(Information shown Opens)

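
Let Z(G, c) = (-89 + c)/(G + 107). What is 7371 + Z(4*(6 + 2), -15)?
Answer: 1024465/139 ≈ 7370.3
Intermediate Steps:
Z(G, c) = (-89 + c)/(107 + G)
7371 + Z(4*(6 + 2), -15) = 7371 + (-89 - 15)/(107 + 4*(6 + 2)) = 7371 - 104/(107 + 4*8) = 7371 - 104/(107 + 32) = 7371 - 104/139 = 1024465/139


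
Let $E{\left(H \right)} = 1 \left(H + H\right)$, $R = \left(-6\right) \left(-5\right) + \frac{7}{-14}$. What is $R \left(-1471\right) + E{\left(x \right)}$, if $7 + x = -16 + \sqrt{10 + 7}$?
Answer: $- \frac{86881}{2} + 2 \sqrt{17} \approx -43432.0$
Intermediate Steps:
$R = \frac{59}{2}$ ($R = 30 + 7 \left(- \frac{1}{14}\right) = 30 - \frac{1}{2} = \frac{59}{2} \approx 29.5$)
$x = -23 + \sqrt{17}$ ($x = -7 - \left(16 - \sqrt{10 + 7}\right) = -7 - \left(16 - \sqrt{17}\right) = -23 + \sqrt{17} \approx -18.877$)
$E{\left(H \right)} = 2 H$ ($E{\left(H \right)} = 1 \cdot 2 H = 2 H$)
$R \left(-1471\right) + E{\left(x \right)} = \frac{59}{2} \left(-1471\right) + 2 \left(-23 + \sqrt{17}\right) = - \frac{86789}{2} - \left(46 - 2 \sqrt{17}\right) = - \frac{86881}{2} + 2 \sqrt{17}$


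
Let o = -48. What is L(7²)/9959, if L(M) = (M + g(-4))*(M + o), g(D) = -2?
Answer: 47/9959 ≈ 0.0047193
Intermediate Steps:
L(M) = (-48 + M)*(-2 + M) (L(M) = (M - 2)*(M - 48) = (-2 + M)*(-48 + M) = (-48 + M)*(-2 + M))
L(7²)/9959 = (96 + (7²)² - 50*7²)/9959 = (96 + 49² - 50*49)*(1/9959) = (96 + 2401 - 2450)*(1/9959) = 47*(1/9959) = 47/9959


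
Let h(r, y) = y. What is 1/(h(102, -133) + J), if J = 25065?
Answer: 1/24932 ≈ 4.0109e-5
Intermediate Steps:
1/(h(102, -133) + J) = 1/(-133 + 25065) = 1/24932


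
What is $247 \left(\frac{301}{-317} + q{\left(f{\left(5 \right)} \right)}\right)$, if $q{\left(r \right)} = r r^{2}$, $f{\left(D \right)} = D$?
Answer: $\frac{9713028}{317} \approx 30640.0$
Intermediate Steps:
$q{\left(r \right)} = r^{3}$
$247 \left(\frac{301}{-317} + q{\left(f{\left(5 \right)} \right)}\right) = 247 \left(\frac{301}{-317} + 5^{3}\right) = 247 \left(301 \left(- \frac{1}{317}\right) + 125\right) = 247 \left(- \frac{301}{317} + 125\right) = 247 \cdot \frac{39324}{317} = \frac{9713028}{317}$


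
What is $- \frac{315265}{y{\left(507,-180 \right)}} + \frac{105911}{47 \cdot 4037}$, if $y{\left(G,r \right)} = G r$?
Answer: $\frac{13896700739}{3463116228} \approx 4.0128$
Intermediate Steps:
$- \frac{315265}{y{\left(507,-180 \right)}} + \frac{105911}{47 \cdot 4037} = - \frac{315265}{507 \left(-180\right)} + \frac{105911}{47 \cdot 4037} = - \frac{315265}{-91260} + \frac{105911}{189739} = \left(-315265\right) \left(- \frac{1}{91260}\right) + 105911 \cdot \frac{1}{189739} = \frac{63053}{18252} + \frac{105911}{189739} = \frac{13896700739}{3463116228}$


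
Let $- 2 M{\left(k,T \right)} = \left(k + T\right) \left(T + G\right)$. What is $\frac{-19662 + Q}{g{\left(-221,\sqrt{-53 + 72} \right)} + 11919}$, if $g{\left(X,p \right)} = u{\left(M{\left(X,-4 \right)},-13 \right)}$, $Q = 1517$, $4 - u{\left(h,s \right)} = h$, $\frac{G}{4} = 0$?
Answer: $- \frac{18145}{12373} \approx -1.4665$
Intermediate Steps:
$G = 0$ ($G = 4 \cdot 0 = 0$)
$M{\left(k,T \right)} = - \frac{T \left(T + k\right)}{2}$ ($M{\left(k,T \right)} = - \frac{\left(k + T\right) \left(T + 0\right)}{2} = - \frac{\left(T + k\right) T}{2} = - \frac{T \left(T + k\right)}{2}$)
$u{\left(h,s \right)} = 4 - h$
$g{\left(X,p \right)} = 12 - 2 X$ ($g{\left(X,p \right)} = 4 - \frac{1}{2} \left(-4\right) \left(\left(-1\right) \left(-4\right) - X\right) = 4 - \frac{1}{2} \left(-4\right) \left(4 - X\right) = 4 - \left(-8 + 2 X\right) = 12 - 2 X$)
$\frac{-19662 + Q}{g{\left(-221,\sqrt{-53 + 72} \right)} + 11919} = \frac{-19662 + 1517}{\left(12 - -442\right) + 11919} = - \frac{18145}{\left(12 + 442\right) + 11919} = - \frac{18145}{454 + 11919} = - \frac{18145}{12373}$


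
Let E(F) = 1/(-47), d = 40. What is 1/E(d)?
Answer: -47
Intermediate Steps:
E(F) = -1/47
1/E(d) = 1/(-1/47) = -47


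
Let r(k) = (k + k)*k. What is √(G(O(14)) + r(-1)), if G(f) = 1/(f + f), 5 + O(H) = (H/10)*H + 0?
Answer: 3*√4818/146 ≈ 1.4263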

(Information shown Closes)
(Information shown Opens)

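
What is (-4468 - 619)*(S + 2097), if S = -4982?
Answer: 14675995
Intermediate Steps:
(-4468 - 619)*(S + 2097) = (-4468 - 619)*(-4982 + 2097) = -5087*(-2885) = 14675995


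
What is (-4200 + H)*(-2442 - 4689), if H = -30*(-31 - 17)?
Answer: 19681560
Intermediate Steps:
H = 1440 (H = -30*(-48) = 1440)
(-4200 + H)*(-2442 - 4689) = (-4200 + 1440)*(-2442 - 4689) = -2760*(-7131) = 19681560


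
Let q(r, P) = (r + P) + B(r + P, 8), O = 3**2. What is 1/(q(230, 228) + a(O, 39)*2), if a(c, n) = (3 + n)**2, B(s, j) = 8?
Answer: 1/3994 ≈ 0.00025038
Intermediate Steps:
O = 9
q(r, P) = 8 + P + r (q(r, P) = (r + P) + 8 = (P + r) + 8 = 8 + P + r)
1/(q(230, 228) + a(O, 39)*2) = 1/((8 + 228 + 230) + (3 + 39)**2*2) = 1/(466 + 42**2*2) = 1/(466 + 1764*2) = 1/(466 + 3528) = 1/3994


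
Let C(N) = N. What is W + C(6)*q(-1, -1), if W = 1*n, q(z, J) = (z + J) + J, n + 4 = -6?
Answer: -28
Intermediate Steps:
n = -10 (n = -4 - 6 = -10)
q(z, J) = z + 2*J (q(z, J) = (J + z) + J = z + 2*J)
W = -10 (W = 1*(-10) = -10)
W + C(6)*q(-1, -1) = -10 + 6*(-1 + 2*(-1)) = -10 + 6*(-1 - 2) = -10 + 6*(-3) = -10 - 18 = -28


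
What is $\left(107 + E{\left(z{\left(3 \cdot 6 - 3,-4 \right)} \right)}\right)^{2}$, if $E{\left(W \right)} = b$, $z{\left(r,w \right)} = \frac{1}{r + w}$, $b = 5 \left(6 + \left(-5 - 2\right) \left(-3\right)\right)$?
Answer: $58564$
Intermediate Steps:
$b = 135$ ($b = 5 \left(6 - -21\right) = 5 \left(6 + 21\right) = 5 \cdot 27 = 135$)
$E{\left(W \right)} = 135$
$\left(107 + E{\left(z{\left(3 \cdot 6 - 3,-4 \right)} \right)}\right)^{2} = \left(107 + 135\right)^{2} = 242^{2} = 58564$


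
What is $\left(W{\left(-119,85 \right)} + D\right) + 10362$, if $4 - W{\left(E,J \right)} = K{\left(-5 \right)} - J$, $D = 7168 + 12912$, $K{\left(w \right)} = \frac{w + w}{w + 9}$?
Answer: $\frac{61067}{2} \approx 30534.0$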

(Information shown Closes)

• [What the exercise asks] Copy the lines above exactly, beginning at the line that has "Let q(r, P)" and stopping after the line that has "Answer: -28", and omit the rest.

• [Response for this exercise]
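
Let q(r, P) = (r + P) + B(r + P, 8), O = 3**2. What is 1/(q(230, 228) + a(O, 39)*2), if a(c, n) = (3 + n)**2, B(s, j) = 8?
Answer: 1/3994 ≈ 0.00025038
Intermediate Steps:
O = 9
q(r, P) = 8 + P + r (q(r, P) = (r + P) + 8 = (P + r) + 8 = 8 + P + r)
1/(q(230, 228) + a(O, 39)*2) = 1/((8 + 228 + 230) + (3 + 39)**2*2) = 1/(466 + 42**2*2) = 1/(466 + 1764*2) = 1/(466 + 3528) = 1/3994


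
Let C(N) = N. What is W + C(6)*q(-1, -1), if W = 1*n, q(z, J) = (z + J) + J, n + 4 = -6?
Answer: -28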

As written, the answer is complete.